_What to produce:_
Report every line of the entries that contains the word "exactly".

=== Data records ===

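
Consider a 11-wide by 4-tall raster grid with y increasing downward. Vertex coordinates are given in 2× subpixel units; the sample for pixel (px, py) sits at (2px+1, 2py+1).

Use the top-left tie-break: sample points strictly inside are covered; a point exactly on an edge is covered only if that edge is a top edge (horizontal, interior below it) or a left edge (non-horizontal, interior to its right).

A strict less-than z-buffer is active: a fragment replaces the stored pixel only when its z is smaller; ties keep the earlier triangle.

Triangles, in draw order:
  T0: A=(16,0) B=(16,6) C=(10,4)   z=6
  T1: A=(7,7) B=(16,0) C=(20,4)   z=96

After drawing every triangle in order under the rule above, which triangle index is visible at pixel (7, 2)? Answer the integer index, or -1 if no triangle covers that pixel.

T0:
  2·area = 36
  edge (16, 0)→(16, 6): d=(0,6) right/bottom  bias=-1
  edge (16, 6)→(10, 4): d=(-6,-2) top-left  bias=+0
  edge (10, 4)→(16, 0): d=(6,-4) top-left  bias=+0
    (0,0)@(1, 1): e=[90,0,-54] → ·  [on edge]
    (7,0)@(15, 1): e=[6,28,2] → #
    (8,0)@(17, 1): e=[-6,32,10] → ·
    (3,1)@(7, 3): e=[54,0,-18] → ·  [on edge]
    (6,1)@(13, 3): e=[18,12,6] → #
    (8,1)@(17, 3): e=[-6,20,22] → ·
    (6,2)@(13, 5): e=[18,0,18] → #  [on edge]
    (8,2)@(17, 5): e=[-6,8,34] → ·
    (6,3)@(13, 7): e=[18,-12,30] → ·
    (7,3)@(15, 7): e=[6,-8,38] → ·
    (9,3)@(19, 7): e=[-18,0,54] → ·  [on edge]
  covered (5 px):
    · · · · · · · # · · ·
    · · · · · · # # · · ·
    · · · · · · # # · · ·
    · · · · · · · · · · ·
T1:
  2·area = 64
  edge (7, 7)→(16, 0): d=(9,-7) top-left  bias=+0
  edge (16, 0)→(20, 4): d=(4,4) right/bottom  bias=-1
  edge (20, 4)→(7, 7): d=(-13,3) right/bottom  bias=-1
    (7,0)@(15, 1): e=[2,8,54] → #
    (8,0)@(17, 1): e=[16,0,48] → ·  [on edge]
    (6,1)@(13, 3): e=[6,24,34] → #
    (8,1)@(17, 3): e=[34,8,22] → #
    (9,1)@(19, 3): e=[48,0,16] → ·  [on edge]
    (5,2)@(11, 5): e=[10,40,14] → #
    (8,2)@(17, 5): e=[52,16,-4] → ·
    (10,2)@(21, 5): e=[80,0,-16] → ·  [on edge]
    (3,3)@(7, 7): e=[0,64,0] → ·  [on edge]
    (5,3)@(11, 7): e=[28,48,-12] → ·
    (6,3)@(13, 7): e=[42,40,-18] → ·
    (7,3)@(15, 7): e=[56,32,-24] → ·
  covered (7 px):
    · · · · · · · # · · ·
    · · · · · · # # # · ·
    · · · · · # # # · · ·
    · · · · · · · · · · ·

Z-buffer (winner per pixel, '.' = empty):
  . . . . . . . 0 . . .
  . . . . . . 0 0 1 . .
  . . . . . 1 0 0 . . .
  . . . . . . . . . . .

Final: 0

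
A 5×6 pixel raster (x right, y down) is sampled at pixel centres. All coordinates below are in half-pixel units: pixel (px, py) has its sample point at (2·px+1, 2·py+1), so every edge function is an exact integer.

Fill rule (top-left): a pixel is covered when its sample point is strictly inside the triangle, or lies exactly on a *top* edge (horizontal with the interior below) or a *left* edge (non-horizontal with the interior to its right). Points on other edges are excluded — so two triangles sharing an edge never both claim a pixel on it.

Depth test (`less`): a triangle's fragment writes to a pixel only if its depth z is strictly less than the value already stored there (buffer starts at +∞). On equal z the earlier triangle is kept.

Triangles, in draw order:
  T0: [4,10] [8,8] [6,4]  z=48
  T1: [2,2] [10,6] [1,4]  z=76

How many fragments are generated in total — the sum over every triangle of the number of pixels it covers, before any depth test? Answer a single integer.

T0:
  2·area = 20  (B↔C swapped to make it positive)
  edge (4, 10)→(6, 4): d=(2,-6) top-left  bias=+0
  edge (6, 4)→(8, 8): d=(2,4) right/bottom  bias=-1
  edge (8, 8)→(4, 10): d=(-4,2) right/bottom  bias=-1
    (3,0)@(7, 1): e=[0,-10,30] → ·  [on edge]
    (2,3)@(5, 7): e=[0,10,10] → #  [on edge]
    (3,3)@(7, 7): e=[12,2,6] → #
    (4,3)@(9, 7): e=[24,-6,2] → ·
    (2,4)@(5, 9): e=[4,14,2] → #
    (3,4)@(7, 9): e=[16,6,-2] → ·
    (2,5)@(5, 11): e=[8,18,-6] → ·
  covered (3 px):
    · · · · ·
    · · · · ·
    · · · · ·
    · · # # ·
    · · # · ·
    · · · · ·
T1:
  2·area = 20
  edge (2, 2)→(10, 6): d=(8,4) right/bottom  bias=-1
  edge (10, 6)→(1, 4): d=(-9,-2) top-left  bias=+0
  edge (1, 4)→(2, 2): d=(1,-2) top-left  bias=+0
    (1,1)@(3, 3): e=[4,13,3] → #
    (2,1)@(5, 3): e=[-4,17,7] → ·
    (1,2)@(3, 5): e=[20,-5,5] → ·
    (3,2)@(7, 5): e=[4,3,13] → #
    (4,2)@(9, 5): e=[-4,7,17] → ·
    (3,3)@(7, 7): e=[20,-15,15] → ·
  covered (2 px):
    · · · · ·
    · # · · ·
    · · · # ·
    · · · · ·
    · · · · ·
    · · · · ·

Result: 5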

===

_Solution for this task:_
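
Use the top-left tie-break: sample points strictly inside are covered; a point exactly on an edge is covered only if that edge is a top edge (horizontal, interior below it) or a left edge (non-horizontal, interior to its right).
Fill rule (top-left): a pixel is covered when its sample point is strictly inside the triangle, or lies exactly on a *top* edge (horizontal with the interior below) or a *left* edge (non-horizontal with the interior to its right). Points on other edges are excluded — so two triangles sharing an edge never both claim a pixel on it.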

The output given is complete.